(Your instructions): Whenever "Answer" occurs in a line of the material, list that line.

(Data extracts):
◆ ◆ ◆ ◆ ◆ ◆ ◆
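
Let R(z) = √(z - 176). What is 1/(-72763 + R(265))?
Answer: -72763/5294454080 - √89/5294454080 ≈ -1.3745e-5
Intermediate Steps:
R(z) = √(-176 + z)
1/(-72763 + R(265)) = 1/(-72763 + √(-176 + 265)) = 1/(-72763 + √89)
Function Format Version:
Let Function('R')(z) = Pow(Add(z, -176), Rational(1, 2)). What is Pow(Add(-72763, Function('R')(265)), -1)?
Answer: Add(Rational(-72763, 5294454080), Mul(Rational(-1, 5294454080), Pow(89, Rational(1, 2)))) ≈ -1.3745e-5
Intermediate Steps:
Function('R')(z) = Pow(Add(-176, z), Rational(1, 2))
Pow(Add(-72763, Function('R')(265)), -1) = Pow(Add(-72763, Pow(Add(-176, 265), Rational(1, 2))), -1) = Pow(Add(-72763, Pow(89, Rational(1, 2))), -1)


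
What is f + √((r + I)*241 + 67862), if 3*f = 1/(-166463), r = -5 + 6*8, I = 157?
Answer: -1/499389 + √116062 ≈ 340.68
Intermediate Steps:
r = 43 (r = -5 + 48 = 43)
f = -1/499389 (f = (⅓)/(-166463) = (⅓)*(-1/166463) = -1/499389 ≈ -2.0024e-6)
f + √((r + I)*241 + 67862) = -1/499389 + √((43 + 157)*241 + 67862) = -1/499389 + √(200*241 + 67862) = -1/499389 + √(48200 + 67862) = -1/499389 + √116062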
◆ ◆ ◆ ◆ ◆ ◆ ◆
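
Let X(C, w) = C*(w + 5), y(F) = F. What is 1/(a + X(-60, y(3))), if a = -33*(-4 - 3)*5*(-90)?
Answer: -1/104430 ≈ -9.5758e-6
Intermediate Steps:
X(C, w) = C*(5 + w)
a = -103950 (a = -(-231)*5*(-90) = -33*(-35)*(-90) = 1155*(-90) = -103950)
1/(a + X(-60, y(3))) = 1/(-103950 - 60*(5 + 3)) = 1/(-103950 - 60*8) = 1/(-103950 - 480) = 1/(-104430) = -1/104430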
◆ ◆ ◆ ◆ ◆ ◆ ◆
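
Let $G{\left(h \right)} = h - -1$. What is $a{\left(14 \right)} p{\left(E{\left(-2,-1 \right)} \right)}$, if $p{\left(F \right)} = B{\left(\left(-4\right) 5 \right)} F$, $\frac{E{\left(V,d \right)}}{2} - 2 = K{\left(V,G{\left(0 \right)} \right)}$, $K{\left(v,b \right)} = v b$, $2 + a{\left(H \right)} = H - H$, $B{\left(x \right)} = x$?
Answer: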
◆ ◆ ◆ ◆ ◆ ◆ ◆
(Solution for this task):
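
Answer: -72763/5294454080 - √89/5294454080 ≈ -1.3745e-5
Answer: Add(Rational(-72763, 5294454080), Mul(Rational(-1, 5294454080), Pow(89, Rational(1, 2)))) ≈ -1.3745e-5
Answer: -1/499389 + √116062 ≈ 340.68
Answer: -1/104430 ≈ -9.5758e-6
Answer: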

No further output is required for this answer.